### WHAT YOU NEED TO DO
Using the data beneath, show every line that includes the word "Count".

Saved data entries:
........

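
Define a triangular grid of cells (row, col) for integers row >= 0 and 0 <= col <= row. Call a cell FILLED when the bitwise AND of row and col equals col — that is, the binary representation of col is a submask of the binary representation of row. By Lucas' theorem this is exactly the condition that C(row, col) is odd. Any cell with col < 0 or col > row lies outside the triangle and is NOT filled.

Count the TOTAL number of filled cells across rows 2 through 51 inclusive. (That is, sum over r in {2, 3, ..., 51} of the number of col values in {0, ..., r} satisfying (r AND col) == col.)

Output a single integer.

Answer: 438

Derivation:
r2=10 pc1: +2 =2
r3=11 pc2: +4 =6
r4=100 pc1: +2 =8
r5=101 pc2: +4 =12
r6=110 pc2: +4 =16
r7=111 pc3: +8 =24
r8=1000 pc1: +2 =26
r9=1001 pc2: +4 =30
r10=1010 pc2: +4 =34
r11=1011 pc3: +8 =42
r12=1100 pc2: +4 =46
r13=1101 pc3: +8 =54
r14=1110 pc3: +8 =62
r15=1111 pc4: +16 =78
r16=10000 pc1: +2 =80
r17=10001 pc2: +4 =84
r18=10010 pc2: +4 =88
r19=10011 pc3: +8 =96
r20=10100 pc2: +4 =100
r21=10101 pc3: +8 =108
r22=10110 pc3: +8 =116
r23=10111 pc4: +16 =132
r24=11000 pc2: +4 =136
r25=11001 pc3: +8 =144
r26=11010 pc3: +8 =152
r27=11011 pc4: +16 =168
r28=11100 pc3: +8 =176
r29=11101 pc4: +16 =192
r30=11110 pc4: +16 =208
r31=11111 pc5: +32 =240
r32=100000 pc1: +2 =242
r33=100001 pc2: +4 =246
r34=100010 pc2: +4 =250
r35=100011 pc3: +8 =258
r36=100100 pc2: +4 =262
r37=100101 pc3: +8 =270
r38=100110 pc3: +8 =278
r39=100111 pc4: +16 =294
r40=101000 pc2: +4 =298
r41=101001 pc3: +8 =306
r42=101010 pc3: +8 =314
r43=101011 pc4: +16 =330
r44=101100 pc3: +8 =338
r45=101101 pc4: +16 =354
r46=101110 pc4: +16 =370
r47=101111 pc5: +32 =402
r48=110000 pc2: +4 =406
r49=110001 pc3: +8 =414
r50=110010 pc3: +8 =422
r51=110011 pc4: +16 =438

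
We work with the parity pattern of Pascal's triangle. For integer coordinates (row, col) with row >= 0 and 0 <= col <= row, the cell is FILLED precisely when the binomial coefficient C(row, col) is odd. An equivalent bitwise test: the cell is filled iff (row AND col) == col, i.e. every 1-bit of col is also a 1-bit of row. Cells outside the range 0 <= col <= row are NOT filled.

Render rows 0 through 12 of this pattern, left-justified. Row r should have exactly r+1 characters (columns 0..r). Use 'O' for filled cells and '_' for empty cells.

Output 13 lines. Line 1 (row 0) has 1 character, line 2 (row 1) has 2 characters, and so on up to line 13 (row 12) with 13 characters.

Answer: O
OO
O_O
OOOO
O___O
OO__OO
O_O_O_O
OOOOOOOO
O_______O
OO______OO
O_O_____O_O
OOOO____OOOO
O___O___O___O

Derivation:
r0=0: O
r1=1: OO
r2=10: O_O
r3=11: OOOO
r4=100: O___O
r5=101: OO__OO
r6=110: O_O_O_O
r7=111: OOOOOOOO
r8=1000: O_______O
r9=1001: OO______OO
r10=1010: O_O_____O_O
r11=1011: OOOO____OOOO
r12=1100: O___O___O___O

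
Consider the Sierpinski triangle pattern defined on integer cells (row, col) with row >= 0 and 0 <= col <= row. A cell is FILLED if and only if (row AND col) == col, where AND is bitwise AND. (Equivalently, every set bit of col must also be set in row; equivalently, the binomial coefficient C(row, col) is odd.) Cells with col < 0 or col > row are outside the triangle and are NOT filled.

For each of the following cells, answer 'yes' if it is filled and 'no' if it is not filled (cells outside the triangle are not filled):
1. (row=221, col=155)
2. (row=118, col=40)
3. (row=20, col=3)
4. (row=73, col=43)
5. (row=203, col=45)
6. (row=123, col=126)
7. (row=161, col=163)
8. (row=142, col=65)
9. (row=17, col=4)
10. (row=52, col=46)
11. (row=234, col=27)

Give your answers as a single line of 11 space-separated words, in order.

Answer: no no no no no no no no no no no

Derivation:
(221,155): row=0b11011101, col=0b10011011, row AND col = 0b10011001 = 153; 153 != 155 -> empty
(118,40): row=0b1110110, col=0b101000, row AND col = 0b100000 = 32; 32 != 40 -> empty
(20,3): row=0b10100, col=0b11, row AND col = 0b0 = 0; 0 != 3 -> empty
(73,43): row=0b1001001, col=0b101011, row AND col = 0b1001 = 9; 9 != 43 -> empty
(203,45): row=0b11001011, col=0b101101, row AND col = 0b1001 = 9; 9 != 45 -> empty
(123,126): col outside [0, 123] -> not filled
(161,163): col outside [0, 161] -> not filled
(142,65): row=0b10001110, col=0b1000001, row AND col = 0b0 = 0; 0 != 65 -> empty
(17,4): row=0b10001, col=0b100, row AND col = 0b0 = 0; 0 != 4 -> empty
(52,46): row=0b110100, col=0b101110, row AND col = 0b100100 = 36; 36 != 46 -> empty
(234,27): row=0b11101010, col=0b11011, row AND col = 0b1010 = 10; 10 != 27 -> empty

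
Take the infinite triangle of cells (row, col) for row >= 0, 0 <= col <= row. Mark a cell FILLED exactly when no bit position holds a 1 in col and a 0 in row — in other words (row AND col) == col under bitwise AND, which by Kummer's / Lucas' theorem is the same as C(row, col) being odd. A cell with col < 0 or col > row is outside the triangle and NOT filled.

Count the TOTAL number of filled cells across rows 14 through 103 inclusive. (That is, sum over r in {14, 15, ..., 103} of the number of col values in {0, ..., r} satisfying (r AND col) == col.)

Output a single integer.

Answer: 1266

Derivation:
r14=1110 pc3: +8 =8
r15=1111 pc4: +16 =24
r16=10000 pc1: +2 =26
r17=10001 pc2: +4 =30
r18=10010 pc2: +4 =34
r19=10011 pc3: +8 =42
r20=10100 pc2: +4 =46
r21=10101 pc3: +8 =54
r22=10110 pc3: +8 =62
r23=10111 pc4: +16 =78
r24=11000 pc2: +4 =82
r25=11001 pc3: +8 =90
r26=11010 pc3: +8 =98
r27=11011 pc4: +16 =114
r28=11100 pc3: +8 =122
r29=11101 pc4: +16 =138
r30=11110 pc4: +16 =154
r31=11111 pc5: +32 =186
r32=100000 pc1: +2 =188
r33=100001 pc2: +4 =192
r34=100010 pc2: +4 =196
r35=100011 pc3: +8 =204
r36=100100 pc2: +4 =208
r37=100101 pc3: +8 =216
r38=100110 pc3: +8 =224
r39=100111 pc4: +16 =240
r40=101000 pc2: +4 =244
r41=101001 pc3: +8 =252
r42=101010 pc3: +8 =260
r43=101011 pc4: +16 =276
r44=101100 pc3: +8 =284
r45=101101 pc4: +16 =300
r46=101110 pc4: +16 =316
r47=101111 pc5: +32 =348
r48=110000 pc2: +4 =352
r49=110001 pc3: +8 =360
r50=110010 pc3: +8 =368
r51=110011 pc4: +16 =384
r52=110100 pc3: +8 =392
r53=110101 pc4: +16 =408
r54=110110 pc4: +16 =424
r55=110111 pc5: +32 =456
r56=111000 pc3: +8 =464
r57=111001 pc4: +16 =480
r58=111010 pc4: +16 =496
r59=111011 pc5: +32 =528
r60=111100 pc4: +16 =544
r61=111101 pc5: +32 =576
r62=111110 pc5: +32 =608
r63=111111 pc6: +64 =672
r64=1000000 pc1: +2 =674
r65=1000001 pc2: +4 =678
r66=1000010 pc2: +4 =682
r67=1000011 pc3: +8 =690
r68=1000100 pc2: +4 =694
r69=1000101 pc3: +8 =702
r70=1000110 pc3: +8 =710
r71=1000111 pc4: +16 =726
r72=1001000 pc2: +4 =730
r73=1001001 pc3: +8 =738
r74=1001010 pc3: +8 =746
r75=1001011 pc4: +16 =762
r76=1001100 pc3: +8 =770
r77=1001101 pc4: +16 =786
r78=1001110 pc4: +16 =802
r79=1001111 pc5: +32 =834
r80=1010000 pc2: +4 =838
r81=1010001 pc3: +8 =846
r82=1010010 pc3: +8 =854
r83=1010011 pc4: +16 =870
r84=1010100 pc3: +8 =878
r85=1010101 pc4: +16 =894
r86=1010110 pc4: +16 =910
r87=1010111 pc5: +32 =942
r88=1011000 pc3: +8 =950
r89=1011001 pc4: +16 =966
r90=1011010 pc4: +16 =982
r91=1011011 pc5: +32 =1014
r92=1011100 pc4: +16 =1030
r93=1011101 pc5: +32 =1062
r94=1011110 pc5: +32 =1094
r95=1011111 pc6: +64 =1158
r96=1100000 pc2: +4 =1162
r97=1100001 pc3: +8 =1170
r98=1100010 pc3: +8 =1178
r99=1100011 pc4: +16 =1194
r100=1100100 pc3: +8 =1202
r101=1100101 pc4: +16 =1218
r102=1100110 pc4: +16 =1234
r103=1100111 pc5: +32 =1266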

........

### EXERCISE RESPONSE
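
Count the TOTAL number of filled cells across rows 2 through 51 inclusive. (That is, sum over r in {2, 3, ..., 51} of the number of col values in {0, ..., r} satisfying (r AND col) == col.)
Count the TOTAL number of filled cells across rows 14 through 103 inclusive. (That is, sum over r in {14, 15, ..., 103} of the number of col values in {0, ..., r} satisfying (r AND col) == col.)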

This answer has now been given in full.